**Your goal**: The data below is to be returned in full and exactly.

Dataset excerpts

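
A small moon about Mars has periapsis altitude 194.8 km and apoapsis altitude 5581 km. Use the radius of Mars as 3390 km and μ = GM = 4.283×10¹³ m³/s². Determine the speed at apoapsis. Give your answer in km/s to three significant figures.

v ≈ 1.65 km/s

r_p = 3390 + 194.8 = 3584.8 km = 3.5848×10⁶ m.
r_a = 3390 + 5581 = 8971.0 km = 8.9710×10⁶ m.
Semi-major axis a = (r_p + r_a)/2 = 6277.9 km = 6.278×10⁶ m.
Vis-viva: v² = μ(2/r − 1/a) = 4.283×10¹³ × (2.229×10⁻⁷ − 1.593×10⁻⁷) = 2.726×10⁶ m²/s².
v = 1651 m/s = 1.651 km/s.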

**Result of the exercise**:
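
A small moon about Mars has periapsis altitude 194.8 km and apoapsis altitude 5581 km. Use the radius of Mars as 3390 km and μ = GM = 4.283×10¹³ m³/s². Determine the speed at apoapsis. Give your answer in km/s to three significant figures.

v ≈ 1.65 km/s

r_p = 3390 + 194.8 = 3584.8 km = 3.5848×10⁶ m.
r_a = 3390 + 5581 = 8971.0 km = 8.9710×10⁶ m.
Semi-major axis a = (r_p + r_a)/2 = 6277.9 km = 6.278×10⁶ m.
Vis-viva: v² = μ(2/r − 1/a) = 4.283×10¹³ × (2.229×10⁻⁷ − 1.593×10⁻⁷) = 2.726×10⁶ m²/s².
v = 1651 m/s = 1.651 km/s.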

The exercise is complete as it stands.